### EXERCISE INSTRUCTIONS
From the first line of the data below, copy each line up to the one containing "10. The status", and include that line too.

### EXERCISE MATERIAL
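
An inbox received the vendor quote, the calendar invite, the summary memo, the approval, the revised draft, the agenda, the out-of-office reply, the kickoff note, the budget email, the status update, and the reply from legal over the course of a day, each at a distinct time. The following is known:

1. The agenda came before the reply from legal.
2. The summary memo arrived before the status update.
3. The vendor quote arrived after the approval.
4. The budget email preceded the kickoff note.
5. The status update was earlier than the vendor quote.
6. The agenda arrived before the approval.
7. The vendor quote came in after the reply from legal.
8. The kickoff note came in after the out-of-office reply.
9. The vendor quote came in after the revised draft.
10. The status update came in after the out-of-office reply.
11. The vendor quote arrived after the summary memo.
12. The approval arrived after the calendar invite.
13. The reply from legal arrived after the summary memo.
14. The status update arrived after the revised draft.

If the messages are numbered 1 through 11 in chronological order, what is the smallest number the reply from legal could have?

3

The agenda and the summary memo must both come before the reply from legal — 2 forced predecessors.
Nothing else is forced ahead of the reply from legal, so its earliest slot is position 2 + 1 = 3.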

### WRITTEN ANSWER
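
An inbox received the vendor quote, the calendar invite, the summary memo, the approval, the revised draft, the agenda, the out-of-office reply, the kickoff note, the budget email, the status update, and the reply from legal over the course of a day, each at a distinct time. The following is known:

1. The agenda came before the reply from legal.
2. The summary memo arrived before the status update.
3. The vendor quote arrived after the approval.
4. The budget email preceded the kickoff note.
5. The status update was earlier than the vendor quote.
6. The agenda arrived before the approval.
7. The vendor quote came in after the reply from legal.
8. The kickoff note came in after the out-of-office reply.
9. The vendor quote came in after the revised draft.
10. The status update came in after the out-of-office reply.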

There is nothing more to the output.